Collected data:
============
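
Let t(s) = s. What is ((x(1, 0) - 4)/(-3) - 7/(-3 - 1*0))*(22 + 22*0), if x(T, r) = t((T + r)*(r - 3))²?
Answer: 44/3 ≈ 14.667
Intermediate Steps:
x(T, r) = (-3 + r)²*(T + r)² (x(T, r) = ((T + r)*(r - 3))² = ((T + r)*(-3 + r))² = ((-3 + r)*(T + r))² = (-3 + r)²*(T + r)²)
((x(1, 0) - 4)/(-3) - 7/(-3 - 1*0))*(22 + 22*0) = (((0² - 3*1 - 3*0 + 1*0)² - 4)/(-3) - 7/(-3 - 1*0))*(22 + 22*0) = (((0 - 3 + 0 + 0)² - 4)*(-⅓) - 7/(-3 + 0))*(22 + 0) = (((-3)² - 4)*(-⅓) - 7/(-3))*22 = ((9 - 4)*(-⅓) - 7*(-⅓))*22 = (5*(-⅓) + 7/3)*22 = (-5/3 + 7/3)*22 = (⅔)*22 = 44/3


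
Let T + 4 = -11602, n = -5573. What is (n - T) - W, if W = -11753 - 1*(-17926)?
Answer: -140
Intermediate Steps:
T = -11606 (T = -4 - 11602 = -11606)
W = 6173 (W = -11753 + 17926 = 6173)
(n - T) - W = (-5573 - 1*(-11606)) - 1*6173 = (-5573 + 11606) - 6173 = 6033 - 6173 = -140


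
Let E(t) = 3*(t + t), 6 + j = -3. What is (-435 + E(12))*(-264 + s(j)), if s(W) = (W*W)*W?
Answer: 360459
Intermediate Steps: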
============
## [EXERCISE DESCRIPTION]
The answer must be an exact transcription of every record above.

## [RESULT FOR THIS TASK]
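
Let t(s) = s. What is ((x(1, 0) - 4)/(-3) - 7/(-3 - 1*0))*(22 + 22*0), if x(T, r) = t((T + r)*(r - 3))²?
Answer: 44/3 ≈ 14.667
Intermediate Steps:
x(T, r) = (-3 + r)²*(T + r)² (x(T, r) = ((T + r)*(r - 3))² = ((T + r)*(-3 + r))² = ((-3 + r)*(T + r))² = (-3 + r)²*(T + r)²)
((x(1, 0) - 4)/(-3) - 7/(-3 - 1*0))*(22 + 22*0) = (((0² - 3*1 - 3*0 + 1*0)² - 4)/(-3) - 7/(-3 - 1*0))*(22 + 22*0) = (((0 - 3 + 0 + 0)² - 4)*(-⅓) - 7/(-3 + 0))*(22 + 0) = (((-3)² - 4)*(-⅓) - 7/(-3))*22 = ((9 - 4)*(-⅓) - 7*(-⅓))*22 = (5*(-⅓) + 7/3)*22 = (-5/3 + 7/3)*22 = (⅔)*22 = 44/3


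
Let T + 4 = -11602, n = -5573. What is (n - T) - W, if W = -11753 - 1*(-17926)?
Answer: -140
Intermediate Steps:
T = -11606 (T = -4 - 11602 = -11606)
W = 6173 (W = -11753 + 17926 = 6173)
(n - T) - W = (-5573 - 1*(-11606)) - 1*6173 = (-5573 + 11606) - 6173 = 6033 - 6173 = -140


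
Let E(t) = 3*(t + t), 6 + j = -3. What is (-435 + E(12))*(-264 + s(j)), if s(W) = (W*W)*W?
Answer: 360459
Intermediate Steps: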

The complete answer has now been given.